= Beginning of Section =

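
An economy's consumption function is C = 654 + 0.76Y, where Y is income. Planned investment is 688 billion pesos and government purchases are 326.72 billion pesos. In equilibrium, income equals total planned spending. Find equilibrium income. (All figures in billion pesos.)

Y = 6953

Y = C + I + G = 654 + 0.76Y + 688 + 326.72
Y − 0.76Y = 1668.72
0.24Y = 1668.72, so Y = 1668.72/0.24 = 6953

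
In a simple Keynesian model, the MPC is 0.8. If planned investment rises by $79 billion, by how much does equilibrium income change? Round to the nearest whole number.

ΔY ≈ 395

The multiplier is 1/(1 − MPC) = 1/0.2.
ΔY = 79/0.2 = 395.00 ≈ 395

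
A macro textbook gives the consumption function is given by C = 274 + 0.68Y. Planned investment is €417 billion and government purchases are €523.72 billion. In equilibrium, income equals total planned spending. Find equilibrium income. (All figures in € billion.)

Y = C + I + G = 274 + 0.68Y + 417 + 523.72
Y − 0.68Y = 1214.72
0.32Y = 1214.72, so Y = 1214.72/0.32 = 3796

Y = 3796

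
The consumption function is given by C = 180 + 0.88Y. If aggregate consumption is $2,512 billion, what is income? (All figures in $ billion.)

Y = 2650

180 + 0.88Y = 2512
0.88Y = 2332, so Y = 2332/0.88 = 2650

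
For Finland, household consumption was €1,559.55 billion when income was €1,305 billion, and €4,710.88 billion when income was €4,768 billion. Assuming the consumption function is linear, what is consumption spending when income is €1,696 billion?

MPC = (4710.88 − 1559.55)/(4768 − 1305) = 3151.33/3463 = 0.91
a = 1559.55 − 0.91(1305) = 1559.55 − 1187.55 = 372
C = 372 + 0.91(1696) = 372 + 1543.36 = 1915.36

C = 1915.36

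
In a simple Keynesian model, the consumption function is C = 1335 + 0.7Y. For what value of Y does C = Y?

Y = 4450

At break-even, C = Y: 1335 + 0.7Y = Y
0.3Y = 1335, so Y = 1335/0.3 = 4450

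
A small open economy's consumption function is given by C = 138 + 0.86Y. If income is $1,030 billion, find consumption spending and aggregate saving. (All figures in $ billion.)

C = 1023.8; S = 6.2

C = 138 + 0.86(1030) = 138 + 885.8 = 1023.8
S = Y − C = 1030 − 1023.8 = 6.2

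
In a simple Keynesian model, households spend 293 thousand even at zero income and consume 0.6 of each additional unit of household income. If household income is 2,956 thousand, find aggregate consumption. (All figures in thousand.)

C = 293 + 0.6(2956) = 293 + 1773.6 = 2066.6

C = 2066.6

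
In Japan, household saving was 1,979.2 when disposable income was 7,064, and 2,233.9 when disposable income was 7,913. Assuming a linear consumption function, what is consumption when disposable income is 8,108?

C = 5815.6

MPS = ΔS/ΔY = (2233.9 − 1979.2)/(7913 − 7064) = 254.7/849 = 0.3
MPC = 1 − MPS = 0.7
Autonomous saving = 1979.2 − 0.3(7064) = -140, so a = 140
C = 140 + 0.7(8108) = 140 + 5675.6 = 5815.6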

= End of Section =

### What needs to be done
From the records above, please extract every line and repeat it exactly.

### Expected answer
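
An economy's consumption function is C = 654 + 0.76Y, where Y is income. Planned investment is 688 billion pesos and government purchases are 326.72 billion pesos. In equilibrium, income equals total planned spending. Find equilibrium income. (All figures in billion pesos.)

Y = 6953

Y = C + I + G = 654 + 0.76Y + 688 + 326.72
Y − 0.76Y = 1668.72
0.24Y = 1668.72, so Y = 1668.72/0.24 = 6953

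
In a simple Keynesian model, the MPC is 0.8. If planned investment rises by $79 billion, by how much does equilibrium income change? Round to the nearest whole number.

ΔY ≈ 395

The multiplier is 1/(1 − MPC) = 1/0.2.
ΔY = 79/0.2 = 395.00 ≈ 395

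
A macro textbook gives the consumption function is given by C = 274 + 0.68Y. Planned investment is €417 billion and government purchases are €523.72 billion. In equilibrium, income equals total planned spending. Find equilibrium income. (All figures in € billion.)

Y = C + I + G = 274 + 0.68Y + 417 + 523.72
Y − 0.68Y = 1214.72
0.32Y = 1214.72, so Y = 1214.72/0.32 = 3796

Y = 3796

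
The consumption function is given by C = 180 + 0.88Y. If aggregate consumption is $2,512 billion, what is income? (All figures in $ billion.)

Y = 2650

180 + 0.88Y = 2512
0.88Y = 2332, so Y = 2332/0.88 = 2650

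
For Finland, household consumption was €1,559.55 billion when income was €1,305 billion, and €4,710.88 billion when income was €4,768 billion. Assuming the consumption function is linear, what is consumption spending when income is €1,696 billion?

MPC = (4710.88 − 1559.55)/(4768 − 1305) = 3151.33/3463 = 0.91
a = 1559.55 − 0.91(1305) = 1559.55 − 1187.55 = 372
C = 372 + 0.91(1696) = 372 + 1543.36 = 1915.36

C = 1915.36

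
In a simple Keynesian model, the consumption function is C = 1335 + 0.7Y. For what value of Y does C = Y?

Y = 4450

At break-even, C = Y: 1335 + 0.7Y = Y
0.3Y = 1335, so Y = 1335/0.3 = 4450

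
A small open economy's consumption function is given by C = 138 + 0.86Y. If income is $1,030 billion, find consumption spending and aggregate saving. (All figures in $ billion.)

C = 1023.8; S = 6.2

C = 138 + 0.86(1030) = 138 + 885.8 = 1023.8
S = Y − C = 1030 − 1023.8 = 6.2

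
In a simple Keynesian model, households spend 293 thousand even at zero income and consume 0.6 of each additional unit of household income. If household income is 2,956 thousand, find aggregate consumption. (All figures in thousand.)

C = 293 + 0.6(2956) = 293 + 1773.6 = 2066.6

C = 2066.6

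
In Japan, household saving was 1,979.2 when disposable income was 7,064, and 2,233.9 when disposable income was 7,913. Assuming a linear consumption function, what is consumption when disposable income is 8,108?

C = 5815.6

MPS = ΔS/ΔY = (2233.9 − 1979.2)/(7913 − 7064) = 254.7/849 = 0.3
MPC = 1 − MPS = 0.7
Autonomous saving = 1979.2 − 0.3(7064) = -140, so a = 140
C = 140 + 0.7(8108) = 140 + 5675.6 = 5815.6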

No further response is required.